ACTIVITY:
Two lines in the listing below mark the span: one contains "with the pan-coefficient" and one contains "requirement is D − Pe.". Reproduce both of them and everything between, exactly.

MATERIAL FOR THIS EXERCISE:
☆ ☆ ☆ ☆ ☆

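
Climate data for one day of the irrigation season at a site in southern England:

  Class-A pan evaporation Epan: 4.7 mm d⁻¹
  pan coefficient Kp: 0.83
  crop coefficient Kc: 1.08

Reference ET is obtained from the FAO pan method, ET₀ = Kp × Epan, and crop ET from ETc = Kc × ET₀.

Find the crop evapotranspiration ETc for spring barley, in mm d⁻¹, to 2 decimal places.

ET₀ = 0.83 × 4.7 = 3.9010 mm/d
ETc = Kc × ET₀ = 1.08 × 3.9010 = 4.2131 mm/d

4.21 mm d⁻¹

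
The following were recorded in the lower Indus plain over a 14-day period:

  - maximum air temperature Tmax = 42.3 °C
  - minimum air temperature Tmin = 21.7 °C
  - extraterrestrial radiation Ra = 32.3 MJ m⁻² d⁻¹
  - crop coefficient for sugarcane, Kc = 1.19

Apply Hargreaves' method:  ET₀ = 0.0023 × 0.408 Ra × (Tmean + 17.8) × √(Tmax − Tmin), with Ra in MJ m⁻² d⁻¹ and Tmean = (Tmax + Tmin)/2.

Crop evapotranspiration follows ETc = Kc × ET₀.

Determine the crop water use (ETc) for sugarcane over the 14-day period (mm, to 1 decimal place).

Tmean = (42.3 + 21.7)/2 = 32.00 °C
0.408 Ra = 0.408 × 32.3 = 13.1784 mm/d equivalent
ET₀ = 0.0023 × 13.1784 × (32.00 + 17.8) × √20.6 = 0.0023 × 13.1784 × 49.80 × 4.5387 = 6.8510 mm/d
ETc = Kc × ET₀ = 1.19 × 6.8510 = 8.1527 mm/d
Over 14 days: 8.1527 × 14 = 114.138 mm

114.1 mm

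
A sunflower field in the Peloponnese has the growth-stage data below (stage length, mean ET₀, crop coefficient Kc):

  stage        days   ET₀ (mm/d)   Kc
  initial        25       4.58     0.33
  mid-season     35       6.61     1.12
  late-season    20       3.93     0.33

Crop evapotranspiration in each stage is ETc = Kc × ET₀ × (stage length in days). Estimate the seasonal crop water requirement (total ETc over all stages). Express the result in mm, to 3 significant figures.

initial: 0.33 × 4.58 × 25 = 37.79 mm
mid-season: 1.12 × 6.61 × 35 = 259.11 mm
late-season: 0.33 × 3.93 × 20 = 25.94 mm
Seasonal total = 322.84 mm

323 mm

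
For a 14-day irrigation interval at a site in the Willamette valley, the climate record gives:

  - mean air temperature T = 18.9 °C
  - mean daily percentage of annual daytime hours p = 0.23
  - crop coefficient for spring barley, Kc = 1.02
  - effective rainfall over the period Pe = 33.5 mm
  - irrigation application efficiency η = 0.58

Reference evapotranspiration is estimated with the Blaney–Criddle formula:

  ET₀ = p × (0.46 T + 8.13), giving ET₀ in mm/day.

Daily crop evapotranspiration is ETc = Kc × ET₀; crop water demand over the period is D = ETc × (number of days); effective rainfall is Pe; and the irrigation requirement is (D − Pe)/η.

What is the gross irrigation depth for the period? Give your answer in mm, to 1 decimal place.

37.5 mm

ET₀ = 0.23 × (0.46 × 18.9 + 8.13) = 0.23 × 16.824 = 3.8695 mm/d
ETc = Kc × ET₀ = 1.02 × 3.8695 = 3.9469 mm/d
Crop demand D = ETc × 14 d = 3.9469 × 14 = 55.257 mm
D − Pe = 55.257 − 33.5 = 21.757 mm
Gross irrigation = 21.757 / 0.58 = 37.512 mm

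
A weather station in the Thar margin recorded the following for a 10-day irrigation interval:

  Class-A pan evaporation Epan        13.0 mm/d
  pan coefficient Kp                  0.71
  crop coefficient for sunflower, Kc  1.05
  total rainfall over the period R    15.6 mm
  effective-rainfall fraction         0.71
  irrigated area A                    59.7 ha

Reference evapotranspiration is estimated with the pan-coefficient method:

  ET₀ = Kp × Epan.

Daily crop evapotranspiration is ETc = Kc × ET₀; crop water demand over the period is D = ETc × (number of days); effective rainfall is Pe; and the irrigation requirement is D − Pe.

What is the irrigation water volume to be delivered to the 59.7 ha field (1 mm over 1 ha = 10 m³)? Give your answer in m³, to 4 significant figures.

51250 m³

ET₀ = 0.71 × 13.0 = 9.2300 mm/d
ETc = Kc × ET₀ = 1.05 × 9.2300 = 9.6915 mm/d
Crop demand D = ETc × 10 d = 9.6915 × 10 = 96.915 mm
Pe = 0.71 × 15.6 = 11.076 mm
D − Pe = 96.915 − 11.076 = 85.839 mm
Volume = 85.839 mm × 59.7 ha × 10 = 51245.9 m³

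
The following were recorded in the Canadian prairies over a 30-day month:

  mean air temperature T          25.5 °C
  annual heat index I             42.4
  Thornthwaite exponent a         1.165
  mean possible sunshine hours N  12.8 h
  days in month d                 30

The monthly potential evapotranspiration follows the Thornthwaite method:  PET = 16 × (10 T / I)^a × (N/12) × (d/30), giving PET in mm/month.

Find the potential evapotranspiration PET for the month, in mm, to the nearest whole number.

10T/I = 10 × 25.5 / 42.4 = 6.0142
(10T/I)^a = 6.0142^1.165 = 8.0862
Uncorrected PET = 16 × 8.0862 = 129.379 mm
Correction = (N/12)(d/30) = (12.8/12)(30/30) = 1.0667
PET = 129.379 × 1.0667 = 138.009 mm/month

138 mm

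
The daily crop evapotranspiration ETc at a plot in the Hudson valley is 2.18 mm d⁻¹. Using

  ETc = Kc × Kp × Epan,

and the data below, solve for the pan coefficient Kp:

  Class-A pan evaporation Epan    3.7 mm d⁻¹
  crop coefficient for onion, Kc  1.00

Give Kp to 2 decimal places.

ETc = Kc × Kp × Epan  ⇒  Kp = ETc / (Kc × Epan)
Kp = 2.18 / (1.00 × 3.7) = 2.18 / 3.700 = 0.5892

0.59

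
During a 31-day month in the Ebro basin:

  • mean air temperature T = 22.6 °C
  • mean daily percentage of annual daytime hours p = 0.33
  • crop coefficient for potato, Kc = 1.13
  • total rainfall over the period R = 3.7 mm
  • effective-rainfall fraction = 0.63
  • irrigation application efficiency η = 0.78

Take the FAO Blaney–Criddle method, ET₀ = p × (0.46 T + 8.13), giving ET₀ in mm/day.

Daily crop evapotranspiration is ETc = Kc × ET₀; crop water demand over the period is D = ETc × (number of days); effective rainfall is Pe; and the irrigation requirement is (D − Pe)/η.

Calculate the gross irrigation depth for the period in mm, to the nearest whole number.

272 mm

ET₀ = 0.33 × (0.46 × 22.6 + 8.13) = 0.33 × 18.526 = 6.1136 mm/d
ETc = Kc × ET₀ = 1.13 × 6.1136 = 6.9084 mm/d
Crop demand D = ETc × 31 d = 6.9084 × 31 = 214.160 mm
Pe = 0.63 × 3.7 = 2.331 mm
D − Pe = 214.160 − 2.331 = 211.829 mm
Gross irrigation = 211.829 / 0.78 = 271.576 mm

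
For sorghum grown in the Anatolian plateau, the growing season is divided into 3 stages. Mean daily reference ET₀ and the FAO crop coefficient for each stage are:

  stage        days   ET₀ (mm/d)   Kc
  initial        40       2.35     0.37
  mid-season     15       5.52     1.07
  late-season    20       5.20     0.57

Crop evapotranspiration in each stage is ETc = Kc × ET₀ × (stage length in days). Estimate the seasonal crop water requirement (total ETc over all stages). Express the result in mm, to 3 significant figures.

initial: 0.37 × 2.35 × 40 = 34.78 mm
mid-season: 1.07 × 5.52 × 15 = 88.60 mm
late-season: 0.57 × 5.20 × 20 = 59.28 mm
Seasonal total = 182.66 mm

183 mm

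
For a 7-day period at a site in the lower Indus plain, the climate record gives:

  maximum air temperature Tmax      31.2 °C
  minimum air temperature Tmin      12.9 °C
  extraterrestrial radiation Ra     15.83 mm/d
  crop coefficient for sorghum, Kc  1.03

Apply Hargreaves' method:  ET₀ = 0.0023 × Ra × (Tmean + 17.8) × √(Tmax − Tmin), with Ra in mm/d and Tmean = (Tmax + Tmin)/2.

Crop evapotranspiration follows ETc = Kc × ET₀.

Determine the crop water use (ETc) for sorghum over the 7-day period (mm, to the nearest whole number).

Tmean = (31.2 + 12.9)/2 = 22.05 °C
ET₀ = 0.0023 × 15.83 × (22.05 + 17.8) × √18.3 = 0.0023 × 15.83 × 39.85 × 4.2778 = 6.2067 mm/d
ETc = Kc × ET₀ = 1.03 × 6.2067 = 6.3929 mm/d
Over 7 days: 6.3929 × 7 = 44.750 mm

45 mm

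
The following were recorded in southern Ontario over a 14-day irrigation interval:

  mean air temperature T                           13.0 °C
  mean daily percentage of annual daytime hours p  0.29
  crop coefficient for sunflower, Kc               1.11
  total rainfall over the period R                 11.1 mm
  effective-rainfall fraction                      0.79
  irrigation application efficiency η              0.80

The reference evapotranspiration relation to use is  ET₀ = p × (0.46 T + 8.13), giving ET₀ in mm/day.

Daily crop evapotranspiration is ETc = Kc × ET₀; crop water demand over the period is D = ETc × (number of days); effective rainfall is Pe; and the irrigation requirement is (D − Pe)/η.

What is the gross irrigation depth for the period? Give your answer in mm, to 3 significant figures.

ET₀ = 0.29 × (0.46 × 13.0 + 8.13) = 0.29 × 14.110 = 4.0919 mm/d
ETc = Kc × ET₀ = 1.11 × 4.0919 = 4.5420 mm/d
Crop demand D = ETc × 14 d = 4.5420 × 14 = 63.588 mm
Pe = 0.79 × 11.1 = 8.769 mm
D − Pe = 63.588 − 8.769 = 54.819 mm
Gross irrigation = 54.819 / 0.80 = 68.524 mm

68.5 mm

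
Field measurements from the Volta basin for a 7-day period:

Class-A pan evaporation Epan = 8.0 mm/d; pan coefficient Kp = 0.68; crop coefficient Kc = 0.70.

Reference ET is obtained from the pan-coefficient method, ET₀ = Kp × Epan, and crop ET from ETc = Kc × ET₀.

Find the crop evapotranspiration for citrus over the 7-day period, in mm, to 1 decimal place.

ET₀ = 0.68 × 8.0 = 5.4400 mm/d
ETc = Kc × ET₀ = 0.70 × 5.4400 = 3.8080 mm/d
Over 7 days: 3.8080 × 7 = 26.656 mm

26.7 mm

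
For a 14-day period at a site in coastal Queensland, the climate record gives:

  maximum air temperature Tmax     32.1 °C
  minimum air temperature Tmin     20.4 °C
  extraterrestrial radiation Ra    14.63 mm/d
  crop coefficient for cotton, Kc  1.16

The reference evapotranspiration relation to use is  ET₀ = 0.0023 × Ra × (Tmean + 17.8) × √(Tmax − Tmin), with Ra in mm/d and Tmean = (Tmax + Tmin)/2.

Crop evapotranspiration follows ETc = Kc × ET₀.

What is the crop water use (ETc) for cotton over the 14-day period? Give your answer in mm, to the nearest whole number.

82 mm

Tmean = (32.1 + 20.4)/2 = 26.25 °C
ET₀ = 0.0023 × 14.63 × (26.25 + 17.8) × √11.7 = 0.0023 × 14.63 × 44.05 × 3.4205 = 5.0700 mm/d
ETc = Kc × ET₀ = 1.16 × 5.0700 = 5.8812 mm/d
Over 14 days: 5.8812 × 14 = 82.337 mm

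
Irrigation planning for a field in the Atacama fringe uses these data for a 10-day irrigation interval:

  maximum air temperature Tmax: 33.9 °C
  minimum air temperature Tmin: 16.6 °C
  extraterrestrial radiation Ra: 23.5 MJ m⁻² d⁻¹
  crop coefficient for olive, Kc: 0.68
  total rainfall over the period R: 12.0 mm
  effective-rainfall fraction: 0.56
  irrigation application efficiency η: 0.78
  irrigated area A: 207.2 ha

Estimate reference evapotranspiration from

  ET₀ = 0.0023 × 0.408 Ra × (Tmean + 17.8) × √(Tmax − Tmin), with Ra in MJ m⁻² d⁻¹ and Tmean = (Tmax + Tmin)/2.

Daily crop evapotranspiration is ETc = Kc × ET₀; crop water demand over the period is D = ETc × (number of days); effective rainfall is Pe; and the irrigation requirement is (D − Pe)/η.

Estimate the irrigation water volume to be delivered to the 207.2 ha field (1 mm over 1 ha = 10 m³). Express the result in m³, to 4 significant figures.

Tmean = (33.9 + 16.6)/2 = 25.25 °C
0.408 Ra = 0.408 × 23.5 = 9.5880 mm/d equivalent
ET₀ = 0.0023 × 9.5880 × (25.25 + 17.8) × √17.3 = 0.0023 × 9.5880 × 43.05 × 4.1593 = 3.9487 mm/d
ETc = Kc × ET₀ = 0.68 × 3.9487 = 2.6851 mm/d
Crop demand D = ETc × 10 d = 2.6851 × 10 = 26.851 mm
Pe = 0.56 × 12.0 = 6.720 mm
D − Pe = 26.851 − 6.720 = 20.131 mm
Gross irrigation = 20.131 / 0.78 = 25.809 mm
Volume = 25.809 mm × 207.2 ha × 10 = 53476.2 m³

53480 m³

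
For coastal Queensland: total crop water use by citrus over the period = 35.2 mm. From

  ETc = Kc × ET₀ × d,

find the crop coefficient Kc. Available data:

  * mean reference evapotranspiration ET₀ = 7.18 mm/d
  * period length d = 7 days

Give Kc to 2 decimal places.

ETc = Kc × ET₀ × d  ⇒  Kc = ETc / (ET₀ × d)
Kc = 35.2 / (7.18 × 7) = 35.2 / 50.26 = 0.7004

0.70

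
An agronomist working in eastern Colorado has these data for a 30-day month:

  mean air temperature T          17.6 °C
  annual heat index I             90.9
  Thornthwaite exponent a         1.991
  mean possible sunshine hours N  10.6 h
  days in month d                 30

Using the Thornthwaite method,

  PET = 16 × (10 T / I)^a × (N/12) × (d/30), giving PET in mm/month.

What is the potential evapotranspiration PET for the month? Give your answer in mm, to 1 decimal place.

52.7 mm

10T/I = 10 × 17.6 / 90.9 = 1.9362
(10T/I)^a = 1.9362^1.991 = 3.7266
Uncorrected PET = 16 × 3.7266 = 59.626 mm
Correction = (N/12)(d/30) = (10.6/12)(30/30) = 0.8833
PET = 59.626 × 0.8833 = 52.668 mm/month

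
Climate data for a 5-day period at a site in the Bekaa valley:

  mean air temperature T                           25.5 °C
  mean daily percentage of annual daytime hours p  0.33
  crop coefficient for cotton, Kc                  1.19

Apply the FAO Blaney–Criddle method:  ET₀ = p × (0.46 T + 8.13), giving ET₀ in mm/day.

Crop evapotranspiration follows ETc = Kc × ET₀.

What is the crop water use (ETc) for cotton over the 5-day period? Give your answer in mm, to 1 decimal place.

ET₀ = 0.33 × (0.46 × 25.5 + 8.13) = 0.33 × 19.860 = 6.5538 mm/d
ETc = Kc × ET₀ = 1.19 × 6.5538 = 7.7990 mm/d
Over 5 days: 7.7990 × 5 = 38.995 mm

39.0 mm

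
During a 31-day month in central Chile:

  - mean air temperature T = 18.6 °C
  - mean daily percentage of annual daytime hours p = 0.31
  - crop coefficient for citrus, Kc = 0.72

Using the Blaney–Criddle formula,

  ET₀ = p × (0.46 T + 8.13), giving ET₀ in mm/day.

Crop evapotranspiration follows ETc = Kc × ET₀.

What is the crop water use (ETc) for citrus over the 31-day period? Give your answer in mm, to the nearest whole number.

ET₀ = 0.31 × (0.46 × 18.6 + 8.13) = 0.31 × 16.686 = 5.1727 mm/d
ETc = Kc × ET₀ = 0.72 × 5.1727 = 3.7243 mm/d
Over 31 days: 3.7243 × 31 = 115.453 mm

115 mm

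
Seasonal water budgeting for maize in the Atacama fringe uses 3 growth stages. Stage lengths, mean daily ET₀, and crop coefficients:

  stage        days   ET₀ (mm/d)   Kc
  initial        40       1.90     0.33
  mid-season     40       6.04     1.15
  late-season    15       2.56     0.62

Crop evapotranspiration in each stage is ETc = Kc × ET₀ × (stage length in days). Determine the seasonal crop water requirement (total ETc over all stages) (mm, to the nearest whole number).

initial: 0.33 × 1.90 × 40 = 25.08 mm
mid-season: 1.15 × 6.04 × 40 = 277.84 mm
late-season: 0.62 × 2.56 × 15 = 23.81 mm
Seasonal total = 326.73 mm

327 mm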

☆ ☆ ☆ ☆ ☆

ANSWER SPACE:
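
Reference evapotranspiration is estimated with the pan-coefficient method:

  ET₀ = Kp × Epan.

Daily crop evapotranspiration is ETc = Kc × ET₀; crop water demand over the period is D = ETc × (number of days); effective rainfall is Pe; and the irrigation requirement is D − Pe.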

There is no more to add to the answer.